Collected data entries:
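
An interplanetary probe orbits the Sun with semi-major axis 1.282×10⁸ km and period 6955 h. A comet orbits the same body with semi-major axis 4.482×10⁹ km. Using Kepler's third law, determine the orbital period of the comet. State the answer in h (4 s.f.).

Kepler's third law: T² ∝ a³, so T₂ = T₁ (a₂/a₁)^(3/2).
a₂/a₁ = 34.96, (a₂/a₁)^(3/2) = 206.7.
T₂ = 6955 × 206.7 = 1.438×10⁶ h.

T₂ ≈ 1.438×10⁶ h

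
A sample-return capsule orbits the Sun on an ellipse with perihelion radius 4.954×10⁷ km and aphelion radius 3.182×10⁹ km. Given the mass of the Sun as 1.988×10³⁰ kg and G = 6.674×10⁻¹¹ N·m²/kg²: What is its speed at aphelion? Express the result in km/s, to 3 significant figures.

μ = GM = 6.674×10⁻¹¹ × 1.988×10³⁰ = 1.327×10²⁰ m³/s².
Semi-major axis a = (r_p + r_a)/2 = 1.6158×10⁹ km = 1.616×10¹² m.
Vis-viva: v² = μ(2/r − 1/a) = 1.327×10²⁰ × (6.285×10⁻¹³ − 6.189×10⁻¹³) = 1.278×10⁶ m²/s².
v = 1131 m/s = 1.131 km/s.

v ≈ 1.13 km/s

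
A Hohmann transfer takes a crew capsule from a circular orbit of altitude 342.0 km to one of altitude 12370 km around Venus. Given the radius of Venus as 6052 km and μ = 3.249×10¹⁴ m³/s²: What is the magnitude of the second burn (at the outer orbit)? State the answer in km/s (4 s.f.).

Δv ≈ 1.185 km/s

r₁ = 6052 + 342.0 = 6394.0 km = 6.3940×10⁶ m.
r₂ = 6052 + 12370 = 18422 km = 1.8422×10⁷ m.
Transfer ellipse a_t = (r₁ + r₂)/2 = 1.241×10⁷ m.
At r₁: circular v_c1 = √(μ/r₁) = 7128 m/s; transfer-periapsis v_p = √[μ(2/r₁ − 1/a_t)] = 8686 m/s.
At r₂: circular v_c2 = √(μ/r₂) = 4200 m/s; transfer-apoapsis v_a = √[μ(2/r₂ − 1/a_t)] = 3015 m/s.
Δv₂ = v_c2 − v_a = 1185 m/s.
= 1.185 km/s.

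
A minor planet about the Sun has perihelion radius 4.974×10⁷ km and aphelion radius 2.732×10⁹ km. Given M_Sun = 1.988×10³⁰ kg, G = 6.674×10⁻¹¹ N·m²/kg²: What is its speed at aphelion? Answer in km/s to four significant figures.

v ≈ 1.318 km/s

μ = GM = 6.674×10⁻¹¹ × 1.988×10³⁰ = 1.327×10²⁰ m³/s².
Semi-major axis a = (r_p + r_a)/2 = 1.3909×10⁹ km = 1.391×10¹² m.
Vis-viva: v² = μ(2/r − 1/a) = 1.327×10²⁰ × (7.321×10⁻¹³ − 7.190×10⁻¹³) = 1.737×10⁶ m²/s².
v = 1318 m/s = 1.318 km/s.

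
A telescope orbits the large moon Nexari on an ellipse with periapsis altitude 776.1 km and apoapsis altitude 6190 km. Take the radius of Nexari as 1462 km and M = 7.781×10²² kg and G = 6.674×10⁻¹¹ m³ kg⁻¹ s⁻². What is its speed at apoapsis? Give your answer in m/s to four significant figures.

μ = GM = 6.674×10⁻¹¹ × 7.781×10²² = 5.193×10¹² m³/s².
r_p = 1462 + 776.1 = 2238.1 km = 2.2381×10⁶ m.
r_a = 1462 + 6190 = 7652.0 km = 7.6520×10⁶ m.
Semi-major axis a = (r_p + r_a)/2 = 4945.1 km = 4.945×10⁶ m.
Vis-viva: v² = μ(2/r − 1/a) = 5.193×10¹² × (2.614×10⁻⁷ − 2.022×10⁻⁷) = 3.072×10⁵ m²/s².
v = 554.2 m/s.

v ≈ 554.2 m/s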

■ THE PROBLEM: Please retype the data, matching it exactly.

■ THE COMPLETED TASK:
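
An interplanetary probe orbits the Sun with semi-major axis 1.282×10⁸ km and period 6955 h. A comet orbits the same body with semi-major axis 4.482×10⁹ km. Using Kepler's third law, determine the orbital period of the comet. State the answer in h (4 s.f.).

Kepler's third law: T² ∝ a³, so T₂ = T₁ (a₂/a₁)^(3/2).
a₂/a₁ = 34.96, (a₂/a₁)^(3/2) = 206.7.
T₂ = 6955 × 206.7 = 1.438×10⁶ h.

T₂ ≈ 1.438×10⁶ h

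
A sample-return capsule orbits the Sun on an ellipse with perihelion radius 4.954×10⁷ km and aphelion radius 3.182×10⁹ km. Given the mass of the Sun as 1.988×10³⁰ kg and G = 6.674×10⁻¹¹ N·m²/kg²: What is its speed at aphelion? Express the result in km/s, to 3 significant figures.

μ = GM = 6.674×10⁻¹¹ × 1.988×10³⁰ = 1.327×10²⁰ m³/s².
Semi-major axis a = (r_p + r_a)/2 = 1.6158×10⁹ km = 1.616×10¹² m.
Vis-viva: v² = μ(2/r − 1/a) = 1.327×10²⁰ × (6.285×10⁻¹³ − 6.189×10⁻¹³) = 1.278×10⁶ m²/s².
v = 1131 m/s = 1.131 km/s.

v ≈ 1.13 km/s

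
A Hohmann transfer takes a crew capsule from a circular orbit of altitude 342.0 km to one of altitude 12370 km around Venus. Given the radius of Venus as 6052 km and μ = 3.249×10¹⁴ m³/s²: What is the magnitude of the second burn (at the outer orbit)? State the answer in km/s (4 s.f.).

Δv ≈ 1.185 km/s

r₁ = 6052 + 342.0 = 6394.0 km = 6.3940×10⁶ m.
r₂ = 6052 + 12370 = 18422 km = 1.8422×10⁷ m.
Transfer ellipse a_t = (r₁ + r₂)/2 = 1.241×10⁷ m.
At r₁: circular v_c1 = √(μ/r₁) = 7128 m/s; transfer-periapsis v_p = √[μ(2/r₁ − 1/a_t)] = 8686 m/s.
At r₂: circular v_c2 = √(μ/r₂) = 4200 m/s; transfer-apoapsis v_a = √[μ(2/r₂ − 1/a_t)] = 3015 m/s.
Δv₂ = v_c2 − v_a = 1185 m/s.
= 1.185 km/s.

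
A minor planet about the Sun has perihelion radius 4.974×10⁷ km and aphelion radius 2.732×10⁹ km. Given M_Sun = 1.988×10³⁰ kg, G = 6.674×10⁻¹¹ N·m²/kg²: What is its speed at aphelion? Answer in km/s to four significant figures.

v ≈ 1.318 km/s

μ = GM = 6.674×10⁻¹¹ × 1.988×10³⁰ = 1.327×10²⁰ m³/s².
Semi-major axis a = (r_p + r_a)/2 = 1.3909×10⁹ km = 1.391×10¹² m.
Vis-viva: v² = μ(2/r − 1/a) = 1.327×10²⁰ × (7.321×10⁻¹³ − 7.190×10⁻¹³) = 1.737×10⁶ m²/s².
v = 1318 m/s = 1.318 km/s.

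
A telescope orbits the large moon Nexari on an ellipse with periapsis altitude 776.1 km and apoapsis altitude 6190 km. Take the radius of Nexari as 1462 km and M = 7.781×10²² kg and G = 6.674×10⁻¹¹ m³ kg⁻¹ s⁻². What is its speed at apoapsis? Give your answer in m/s to four significant figures.

μ = GM = 6.674×10⁻¹¹ × 7.781×10²² = 5.193×10¹² m³/s².
r_p = 1462 + 776.1 = 2238.1 km = 2.2381×10⁶ m.
r_a = 1462 + 6190 = 7652.0 km = 7.6520×10⁶ m.
Semi-major axis a = (r_p + r_a)/2 = 4945.1 km = 4.945×10⁶ m.
Vis-viva: v² = μ(2/r − 1/a) = 5.193×10¹² × (2.614×10⁻⁷ − 2.022×10⁻⁷) = 3.072×10⁵ m²/s².
v = 554.2 m/s.

v ≈ 554.2 m/s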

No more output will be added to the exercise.